- **THE PROBLEM**: Each line of the records containing "apply" is to be copied out and returned.

- **DATA**:
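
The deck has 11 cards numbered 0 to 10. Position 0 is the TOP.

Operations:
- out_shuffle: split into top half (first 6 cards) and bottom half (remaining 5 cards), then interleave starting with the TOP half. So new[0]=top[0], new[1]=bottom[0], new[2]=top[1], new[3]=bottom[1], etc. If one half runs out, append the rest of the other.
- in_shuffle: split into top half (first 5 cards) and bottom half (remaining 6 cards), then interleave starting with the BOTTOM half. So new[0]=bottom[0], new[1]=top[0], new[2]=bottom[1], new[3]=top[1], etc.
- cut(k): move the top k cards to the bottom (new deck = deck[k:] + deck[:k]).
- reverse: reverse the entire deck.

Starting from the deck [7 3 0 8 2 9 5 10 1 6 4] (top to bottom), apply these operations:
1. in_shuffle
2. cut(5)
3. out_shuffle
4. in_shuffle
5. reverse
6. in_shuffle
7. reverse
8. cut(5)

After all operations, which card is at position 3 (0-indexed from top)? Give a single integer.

After op 1 (in_shuffle): [9 7 5 3 10 0 1 8 6 2 4]
After op 2 (cut(5)): [0 1 8 6 2 4 9 7 5 3 10]
After op 3 (out_shuffle): [0 9 1 7 8 5 6 3 2 10 4]
After op 4 (in_shuffle): [5 0 6 9 3 1 2 7 10 8 4]
After op 5 (reverse): [4 8 10 7 2 1 3 9 6 0 5]
After op 6 (in_shuffle): [1 4 3 8 9 10 6 7 0 2 5]
After op 7 (reverse): [5 2 0 7 6 10 9 8 3 4 1]
After op 8 (cut(5)): [10 9 8 3 4 1 5 2 0 7 6]
Position 3: card 3.

Answer: 3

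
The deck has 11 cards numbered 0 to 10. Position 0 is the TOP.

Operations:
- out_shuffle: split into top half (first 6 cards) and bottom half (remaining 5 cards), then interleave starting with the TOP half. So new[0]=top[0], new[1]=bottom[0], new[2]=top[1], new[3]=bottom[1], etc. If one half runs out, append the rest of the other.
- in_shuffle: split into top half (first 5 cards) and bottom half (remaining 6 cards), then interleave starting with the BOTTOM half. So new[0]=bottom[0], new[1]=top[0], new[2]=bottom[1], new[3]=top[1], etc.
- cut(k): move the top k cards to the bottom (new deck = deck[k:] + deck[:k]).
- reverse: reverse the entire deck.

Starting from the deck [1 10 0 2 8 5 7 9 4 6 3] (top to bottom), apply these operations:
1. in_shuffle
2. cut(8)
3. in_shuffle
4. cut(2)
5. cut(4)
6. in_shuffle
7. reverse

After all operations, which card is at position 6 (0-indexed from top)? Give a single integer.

After op 1 (in_shuffle): [5 1 7 10 9 0 4 2 6 8 3]
After op 2 (cut(8)): [6 8 3 5 1 7 10 9 0 4 2]
After op 3 (in_shuffle): [7 6 10 8 9 3 0 5 4 1 2]
After op 4 (cut(2)): [10 8 9 3 0 5 4 1 2 7 6]
After op 5 (cut(4)): [0 5 4 1 2 7 6 10 8 9 3]
After op 6 (in_shuffle): [7 0 6 5 10 4 8 1 9 2 3]
After op 7 (reverse): [3 2 9 1 8 4 10 5 6 0 7]
Position 6: card 10.

Answer: 10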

- **FINAL ANSWER**:
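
Starting from the deck [7 3 0 8 2 9 5 10 1 6 4] (top to bottom), apply these operations:
Starting from the deck [1 10 0 2 8 5 7 9 4 6 3] (top to bottom), apply these operations: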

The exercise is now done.